**WHAT YOU SHOULD DO:**
What is the number of lines in the data below that contain "Consider"? Reply with the number only.

**EXCERPTED DATA:**
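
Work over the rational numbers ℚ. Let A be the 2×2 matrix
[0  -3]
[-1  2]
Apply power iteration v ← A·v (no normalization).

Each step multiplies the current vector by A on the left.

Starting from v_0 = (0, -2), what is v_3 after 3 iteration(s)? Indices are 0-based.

v_0 = (0, -2).
v_1 = A·v_0 = (6, -4).
v_2 = A·v_1 = (12, -14).
v_3 = A·v_2 = (42, -40).

v_3 = (42, -40)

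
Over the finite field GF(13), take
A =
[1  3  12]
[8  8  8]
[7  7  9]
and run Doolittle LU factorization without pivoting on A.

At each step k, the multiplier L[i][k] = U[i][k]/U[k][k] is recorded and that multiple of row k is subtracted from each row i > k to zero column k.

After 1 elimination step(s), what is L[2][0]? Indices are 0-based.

Step 1: pivot at (0,0) is 1.
  row1 ← row1 − (8)·row0  ⇒  L[1][0]=8, U row1=(0, 10, 3)
  row2 ← row2 − (7)·row0  ⇒  L[2][0]=7, U row2=(0, 12, 3)

L[2][0] = 7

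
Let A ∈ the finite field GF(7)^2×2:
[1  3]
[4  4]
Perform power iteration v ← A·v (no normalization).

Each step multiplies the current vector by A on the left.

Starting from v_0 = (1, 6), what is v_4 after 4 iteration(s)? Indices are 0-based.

v_4 = (1, 2)

v_0 = (1, 6).
v_1 = A·v_0 = (5, 0).
v_2 = A·v_1 = (5, 6).
v_3 = A·v_2 = (2, 2).
v_4 = A·v_3 = (1, 2).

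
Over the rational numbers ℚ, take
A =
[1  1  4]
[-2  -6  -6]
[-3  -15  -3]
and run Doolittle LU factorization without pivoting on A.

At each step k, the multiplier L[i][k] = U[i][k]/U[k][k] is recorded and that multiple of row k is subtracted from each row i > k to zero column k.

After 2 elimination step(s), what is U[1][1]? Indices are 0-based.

k=0: U[0][0]=1
  eliminate (1,0): mult=-2, new row 1: (0, -4, 2); set L[1][0]=-2
  eliminate (2,0): mult=-3, new row 2: (0, -12, 9); set L[2][0]=-3
k=1: U[1][1]=-4
  eliminate (2,1): mult=3, new row 2: (0, 0, 3); set L[2][1]=3

U[1][1] = -4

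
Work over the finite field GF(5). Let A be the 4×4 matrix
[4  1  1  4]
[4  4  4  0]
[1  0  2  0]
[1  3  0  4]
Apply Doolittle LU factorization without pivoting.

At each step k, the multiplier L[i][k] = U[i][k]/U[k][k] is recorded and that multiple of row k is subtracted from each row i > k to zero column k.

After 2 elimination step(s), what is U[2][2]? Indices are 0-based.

U[2][2] = 2

k=0: U[0][0]=4
  eliminate (1,0): mult=1, new row 1: (0, 3, 3, 1); set L[1][0]=1
  eliminate (2,0): mult=4, new row 2: (0, 1, 3, 4); set L[2][0]=4
  eliminate (3,0): mult=4, new row 3: (0, 4, 1, 3); set L[3][0]=4
k=1: U[1][1]=3
  eliminate (2,1): mult=2, new row 2: (0, 0, 2, 2); set L[2][1]=2
  eliminate (3,1): mult=3, new row 3: (0, 0, 2, 0); set L[3][1]=3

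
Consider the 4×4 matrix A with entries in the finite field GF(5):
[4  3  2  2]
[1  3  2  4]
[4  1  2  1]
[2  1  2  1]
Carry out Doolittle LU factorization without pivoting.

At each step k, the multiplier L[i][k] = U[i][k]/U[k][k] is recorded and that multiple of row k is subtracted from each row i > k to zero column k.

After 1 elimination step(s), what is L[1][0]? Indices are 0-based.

k=0: U[0][0]=4
  eliminate (1,0): mult=4, new row 1: (0, 1, 4, 1); set L[1][0]=4
  eliminate (2,0): mult=1, new row 2: (0, 3, 0, 4); set L[2][0]=1
  eliminate (3,0): mult=3, new row 3: (0, 2, 1, 0); set L[3][0]=3

L[1][0] = 4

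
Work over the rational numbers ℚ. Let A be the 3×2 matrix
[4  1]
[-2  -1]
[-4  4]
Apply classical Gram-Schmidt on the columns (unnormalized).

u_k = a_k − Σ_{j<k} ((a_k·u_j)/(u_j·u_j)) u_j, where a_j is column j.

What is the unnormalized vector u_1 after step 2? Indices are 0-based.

u_1 = (19/9, -14/9, 26/9)

Step 1: u_0 = a_0 = (4, -2, -4).
Step 2: u_1 = a_1 − (-5/18)·u_0 = (19/9, -14/9, 26/9).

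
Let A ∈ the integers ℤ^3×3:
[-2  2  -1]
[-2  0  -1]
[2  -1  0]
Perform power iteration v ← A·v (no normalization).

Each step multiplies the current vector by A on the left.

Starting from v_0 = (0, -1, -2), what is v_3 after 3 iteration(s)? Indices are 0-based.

v_3 = (-6, -4, 7)

v_0 = (0, -1, -2).
v_1 = A·v_0 = (0, 2, 1).
v_2 = A·v_1 = (3, -1, -2).
v_3 = A·v_2 = (-6, -4, 7).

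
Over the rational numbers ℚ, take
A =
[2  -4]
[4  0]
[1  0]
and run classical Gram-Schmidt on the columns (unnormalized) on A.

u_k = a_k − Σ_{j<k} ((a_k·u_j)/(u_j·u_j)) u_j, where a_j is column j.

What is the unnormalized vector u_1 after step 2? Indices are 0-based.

u_1 = (-68/21, 32/21, 8/21)

Step 1: u_0 = a_0 = (2, 4, 1).
Step 2: u_1 = a_1 − (-8/21)·u_0 = (-68/21, 32/21, 8/21).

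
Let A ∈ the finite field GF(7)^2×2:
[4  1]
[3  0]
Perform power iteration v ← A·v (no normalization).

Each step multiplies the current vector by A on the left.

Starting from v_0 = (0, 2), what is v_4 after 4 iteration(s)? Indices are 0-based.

v_0 = (0, 2).
v_1 = A·v_0 = (2, 0).
v_2 = A·v_1 = (1, 6).
v_3 = A·v_2 = (3, 3).
v_4 = A·v_3 = (1, 2).

v_4 = (1, 2)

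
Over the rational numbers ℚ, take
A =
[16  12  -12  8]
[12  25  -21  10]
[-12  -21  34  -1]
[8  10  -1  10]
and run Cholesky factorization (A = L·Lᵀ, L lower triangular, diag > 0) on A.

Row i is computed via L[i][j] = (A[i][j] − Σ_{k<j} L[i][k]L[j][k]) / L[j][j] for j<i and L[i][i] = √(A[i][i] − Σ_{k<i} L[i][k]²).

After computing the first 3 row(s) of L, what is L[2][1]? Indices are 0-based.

Step 1: L[0][0] = √(16) = 4.
  L[1][0] = (12) / L[0][0] = 3.
Step 2: L[1][1] = √(16) = 4.
  L[2][0] = (-12) / L[0][0] = -3.
  L[2][1] = (-12) / L[1][1] = -3.
Step 3: L[2][2] = √(16) = 4.

L[2][1] = -3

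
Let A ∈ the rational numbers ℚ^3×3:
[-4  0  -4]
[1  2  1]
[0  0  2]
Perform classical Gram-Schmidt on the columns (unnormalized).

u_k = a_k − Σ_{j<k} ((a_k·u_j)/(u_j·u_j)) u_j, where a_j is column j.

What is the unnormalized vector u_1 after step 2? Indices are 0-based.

u_1 = (8/17, 32/17, 0)

Step 1: u_0 = a_0 = (-4, 1, 0).
Step 2: u_1 = a_1 − (2/17)·u_0 = (8/17, 32/17, 0).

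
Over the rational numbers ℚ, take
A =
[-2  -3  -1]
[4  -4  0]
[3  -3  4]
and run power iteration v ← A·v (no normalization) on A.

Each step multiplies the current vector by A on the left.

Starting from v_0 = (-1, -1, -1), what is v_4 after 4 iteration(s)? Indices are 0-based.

v_0 = (-1, -1, -1).
v_1 = A·v_0 = (6, 0, -4).
v_2 = A·v_1 = (-8, 24, 2).
v_3 = A·v_2 = (-58, -128, -88).
v_4 = A·v_3 = (588, 280, -142).

v_4 = (588, 280, -142)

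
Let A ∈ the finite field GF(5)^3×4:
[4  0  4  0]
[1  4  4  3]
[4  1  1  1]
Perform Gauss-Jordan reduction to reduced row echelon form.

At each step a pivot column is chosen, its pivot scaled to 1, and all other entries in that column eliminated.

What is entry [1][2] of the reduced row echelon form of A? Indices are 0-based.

M[1][2] = 2

step 1: normalize row 0 (÷4) = (1, 0, 1, 0)
  row 1: subtract 1×row0 = (0, 4, 3, 3)
  row 2: subtract 4×row0 = (0, 1, 2, 1)
step 2: normalize row 1 (÷4) = (0, 1, 2, 2)
  row 2: subtract 1×row1 = (0, 0, 0, 4)
skip col 2 (zero from row 2)
step 3: normalize row 2 (÷4) = (0, 0, 0, 1)
  row 1: subtract 2×row2 = (0, 1, 2, 0)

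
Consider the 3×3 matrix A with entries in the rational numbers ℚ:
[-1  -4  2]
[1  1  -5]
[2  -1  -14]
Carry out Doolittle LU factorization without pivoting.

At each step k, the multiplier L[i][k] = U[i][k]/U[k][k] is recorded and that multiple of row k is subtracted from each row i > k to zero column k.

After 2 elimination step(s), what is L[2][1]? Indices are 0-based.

[col 0] pivot -1
  R1 -= -1*R0 → (0, -3, -3)  (L[1][0] := -1)
  R2 -= -2*R0 → (0, -9, -10)  (L[2][0] := -2)
[col 1] pivot -3
  R2 -= 3*R1 → (0, 0, -1)  (L[2][1] := 3)

L[2][1] = 3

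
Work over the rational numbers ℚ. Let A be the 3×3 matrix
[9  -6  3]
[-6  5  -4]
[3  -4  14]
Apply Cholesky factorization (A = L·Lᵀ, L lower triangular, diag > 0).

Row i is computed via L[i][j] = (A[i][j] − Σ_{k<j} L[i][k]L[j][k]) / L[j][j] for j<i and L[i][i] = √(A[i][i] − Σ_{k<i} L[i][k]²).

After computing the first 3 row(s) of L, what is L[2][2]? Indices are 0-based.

Step 1: L[0][0] = √(9) = 3.
  L[1][0] = (-6) / L[0][0] = -2.
Step 2: L[1][1] = √(1) = 1.
  L[2][0] = (3) / L[0][0] = 1.
  L[2][1] = (-2) / L[1][1] = -2.
Step 3: L[2][2] = √(9) = 3.

L[2][2] = 3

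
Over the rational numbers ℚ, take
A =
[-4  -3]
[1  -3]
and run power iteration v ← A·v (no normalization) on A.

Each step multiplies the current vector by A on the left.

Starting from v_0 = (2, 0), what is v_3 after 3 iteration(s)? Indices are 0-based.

v_3 = (-62, 68)

v_0 = (2, 0).
v_1 = A·v_0 = (-8, 2).
v_2 = A·v_1 = (26, -14).
v_3 = A·v_2 = (-62, 68).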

**RESPONSE BOX:**
2